The data ▸
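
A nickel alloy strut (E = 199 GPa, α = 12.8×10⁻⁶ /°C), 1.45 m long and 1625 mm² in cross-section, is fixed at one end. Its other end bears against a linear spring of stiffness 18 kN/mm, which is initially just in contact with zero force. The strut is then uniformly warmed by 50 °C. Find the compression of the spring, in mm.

δ ≈ 0.859 mm

If the spring were absent the strut would lengthen by αΔT L = 12.8×10⁻⁶ × 50 × 1450 = 0.928 mm.
Let P be the compressive force at the spring. The strut shortens elastically by PL/(AE) and the spring compresses by P/k; together these equal δ_free.
So P = δ_free / [L/(AE) + 1/k] = 0.928 / [ 1450/(1625×199×10³) + 1/(18×10³) ].
P = 0.928 / 6.004×10⁻⁵ = 15460 N.
Spring compression = P/k = 15460/(18×10³) = 0.8587 mm.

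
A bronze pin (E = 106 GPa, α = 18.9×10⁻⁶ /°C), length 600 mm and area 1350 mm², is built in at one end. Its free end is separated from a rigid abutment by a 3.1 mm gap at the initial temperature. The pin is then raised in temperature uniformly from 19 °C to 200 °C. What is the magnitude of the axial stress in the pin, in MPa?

If the wall were absent the pin would grow by αΔT L = 18.9×10⁻⁶ × 181 × 600 = 2.053 mm.
This is smaller than the 3.1 mm clearance, so the pin expands freely without reaching the stop — the stress is zero.

σ ≈ 0 MPa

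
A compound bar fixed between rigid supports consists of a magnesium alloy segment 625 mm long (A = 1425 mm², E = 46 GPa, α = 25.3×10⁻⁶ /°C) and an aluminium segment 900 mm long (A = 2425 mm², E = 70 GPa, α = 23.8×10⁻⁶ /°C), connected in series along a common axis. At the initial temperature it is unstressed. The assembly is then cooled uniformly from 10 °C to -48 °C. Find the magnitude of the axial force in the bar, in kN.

Free thermal contraction of the whole bar: Σ αᵢΔT Lᵢ = 25.3×10⁻⁶×58×625 + 23.8×10⁻⁶×58×900 = 2.159 mm.
Since the ends are fixed, an axial force P builds up, equal in every segment, with P · Σ Lᵢ/(AᵢEᵢ) = δ_free.
Σ Lᵢ/(AᵢEᵢ) = 625/(1425×46×10³) + 900/(2425×70×10³) = 1.484×10⁻⁵ mm/N.
P = 2.159 / 1.484×10⁻⁵ = 145600 N = 145.6 kN, tensile.

P ≈ 146 kN (tensile)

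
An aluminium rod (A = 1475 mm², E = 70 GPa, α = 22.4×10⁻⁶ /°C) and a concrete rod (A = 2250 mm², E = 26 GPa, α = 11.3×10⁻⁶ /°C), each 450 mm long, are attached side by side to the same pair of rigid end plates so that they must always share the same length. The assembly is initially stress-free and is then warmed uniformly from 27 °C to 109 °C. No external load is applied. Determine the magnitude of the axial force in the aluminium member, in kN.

Equilibrium of a rigid end plate with no external load gives equal and opposite internal forces ±P in the two members. Since α_{aluminium} > α_{concrete}, heating drives the aluminium into compression and the concrete into tension.
Compatibility of the two members (thermal + elastic change equal): (α₁ − α₂)ΔT = P·[1/(A₁E₁) + 1/(A₂E₂)].
|α₁ − α₂|·ΔT = 11.1×10⁻⁶ × 82 = 0.0009102.
1/(A₁E₁) + 1/(A₂E₂) = 1/(1475×70×10³) + 1/(2250×26×10³) = 2.678×10⁻⁸ N⁻¹.
P = 0.0009102 / 2.678×10⁻⁸ = 33990 N = 33.99 kN.

P ≈ 34 kN (compressive in the aluminium)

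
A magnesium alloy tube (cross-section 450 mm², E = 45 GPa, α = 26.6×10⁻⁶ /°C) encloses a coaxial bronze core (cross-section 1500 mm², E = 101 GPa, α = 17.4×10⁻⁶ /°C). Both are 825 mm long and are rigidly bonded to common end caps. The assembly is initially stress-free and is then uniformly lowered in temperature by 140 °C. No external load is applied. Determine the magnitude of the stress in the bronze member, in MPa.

σ ≈ 15.3 MPa (compressive)

Equilibrium of a rigid end plate with no external load gives equal and opposite internal forces ±P in the two members. Since α_{magnesium alloy} > α_{bronze}, cooling drives the magnesium alloy into tension and the bronze into compression.
Equating the net (thermal + elastic) strains gives |α₁ − α₂|·ΔT = P·[1/(A₁E₁) + 1/(A₂E₂)].
|α₁ − α₂|·ΔT = 9.2×10⁻⁶ × 140 = 0.001288.
1/(A₁E₁) + 1/(A₂E₂) = 1/(450×45×10³) + 1/(1500×101×10³) = 5.598×10⁻⁸ N⁻¹.
So P = 0.001288 / 5.598×10⁻⁸ = 23.01 kN.
σ_{bronze} = P/A₂ = 23010/1500 = 15.34 MPa, compressive.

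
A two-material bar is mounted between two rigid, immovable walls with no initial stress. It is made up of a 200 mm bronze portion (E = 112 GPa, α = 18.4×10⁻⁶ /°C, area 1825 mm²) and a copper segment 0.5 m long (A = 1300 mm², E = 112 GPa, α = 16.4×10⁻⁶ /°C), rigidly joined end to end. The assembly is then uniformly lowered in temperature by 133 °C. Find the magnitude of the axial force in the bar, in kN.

If the supports were absent, the total length change would be Σ αᵢΔT Lᵢ = 18.4×10⁻⁶×133×200 + 16.4×10⁻⁶×133×500 = 1.58 mm.
The rigid supports impose zero overall length change; the single axial force P common to all segments must satisfy P Σ Lᵢ/(AᵢEᵢ) = δ_free.
Σ Lᵢ/(AᵢEᵢ) = 200/(1825×112×10³) + 500/(1300×112×10³) = 4.413×10⁻⁶ mm/N.
So P = 1.58 / 4.413×10⁻⁶ = 358.1 kN, tensile.

P ≈ 358 kN (tensile)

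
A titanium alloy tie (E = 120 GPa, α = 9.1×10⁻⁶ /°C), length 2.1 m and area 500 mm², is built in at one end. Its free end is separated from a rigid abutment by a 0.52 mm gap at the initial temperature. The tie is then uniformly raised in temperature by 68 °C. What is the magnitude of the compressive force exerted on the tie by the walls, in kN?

If the wall were absent the tie would grow by αΔT L = 9.1×10⁻⁶ × 68 × 2100 = 1.299 mm.
The gap closes (δ_free > 0.52 mm) and the wall then resists a further 1.299 − 0.52 = 0.7795 mm of expansion.
That suppressed elongation corresponds to σ = E·Δ/L = 120×10³ × 0.7795/2100 = 44.54 MPa.
Force on the wall = σA = 44.54 × 500 mm² = 22.27 kN.

P ≈ 22.3 kN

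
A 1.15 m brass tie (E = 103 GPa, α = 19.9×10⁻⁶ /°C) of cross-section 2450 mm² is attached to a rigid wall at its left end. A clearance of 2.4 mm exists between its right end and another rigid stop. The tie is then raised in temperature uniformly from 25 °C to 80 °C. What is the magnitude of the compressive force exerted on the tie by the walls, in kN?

P ≈ 0 kN

If the wall were absent the tie would grow by αΔT L = 19.9×10⁻⁶ × 55 × 1150 = 1.259 mm.
This is smaller than the 2.4 mm clearance, so the tie expands freely without reaching the stop — the stress is zero.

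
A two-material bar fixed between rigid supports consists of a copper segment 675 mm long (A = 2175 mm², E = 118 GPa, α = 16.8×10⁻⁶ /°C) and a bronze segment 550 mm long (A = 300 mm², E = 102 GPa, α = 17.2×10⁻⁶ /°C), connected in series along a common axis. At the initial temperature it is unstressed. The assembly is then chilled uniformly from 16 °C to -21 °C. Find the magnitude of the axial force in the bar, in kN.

P ≈ 37.4 kN (tensile)

If the supports were absent, the total length change would be Σ αᵢΔT Lᵢ = 16.8×10⁻⁶×37×675 + 17.2×10⁻⁶×37×550 = 0.7696 mm.
Since the ends are fixed, an axial force P builds up, equal in every segment, with P · Σ Lᵢ/(AᵢEᵢ) = δ_free.
Σ Lᵢ/(AᵢEᵢ) = 675/(2175×118×10³) + 550/(300×102×10³) = 2.06×10⁻⁵ mm/N.
Hence P = δ_free / Σ(L/AE) = 0.7696/2.06×10⁻⁵ = 37.35 kN (tensile).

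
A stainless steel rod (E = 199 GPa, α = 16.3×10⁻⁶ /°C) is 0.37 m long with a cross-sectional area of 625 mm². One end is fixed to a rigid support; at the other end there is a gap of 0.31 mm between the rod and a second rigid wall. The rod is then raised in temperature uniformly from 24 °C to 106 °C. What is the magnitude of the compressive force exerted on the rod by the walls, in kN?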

Task prompt ▸ What is wanted is the line containing "A two-material bar fixed" and every line after it through the last line of the entries, printed exactly.

Your solution ▸
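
A two-material bar fixed between rigid supports consists of a copper segment 675 mm long (A = 2175 mm², E = 118 GPa, α = 16.8×10⁻⁶ /°C) and a bronze segment 550 mm long (A = 300 mm², E = 102 GPa, α = 17.2×10⁻⁶ /°C), connected in series along a common axis. At the initial temperature it is unstressed. The assembly is then chilled uniformly from 16 °C to -21 °C. Find the magnitude of the axial force in the bar, in kN.

P ≈ 37.4 kN (tensile)

If the supports were absent, the total length change would be Σ αᵢΔT Lᵢ = 16.8×10⁻⁶×37×675 + 17.2×10⁻⁶×37×550 = 0.7696 mm.
Since the ends are fixed, an axial force P builds up, equal in every segment, with P · Σ Lᵢ/(AᵢEᵢ) = δ_free.
Σ Lᵢ/(AᵢEᵢ) = 675/(2175×118×10³) + 550/(300×102×10³) = 2.06×10⁻⁵ mm/N.
Hence P = δ_free / Σ(L/AE) = 0.7696/2.06×10⁻⁵ = 37.35 kN (tensile).

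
A stainless steel rod (E = 199 GPa, α = 16.3×10⁻⁶ /°C) is 0.37 m long with a cross-sectional area of 625 mm². One end is fixed to a rigid support; at the other end there is a gap of 0.31 mm between the rod and a second rigid wall. The rod is then raised in temperature uniformly from 24 °C to 106 °C. What is the magnitude of the compressive force exerted on the rod by the walls, in kN?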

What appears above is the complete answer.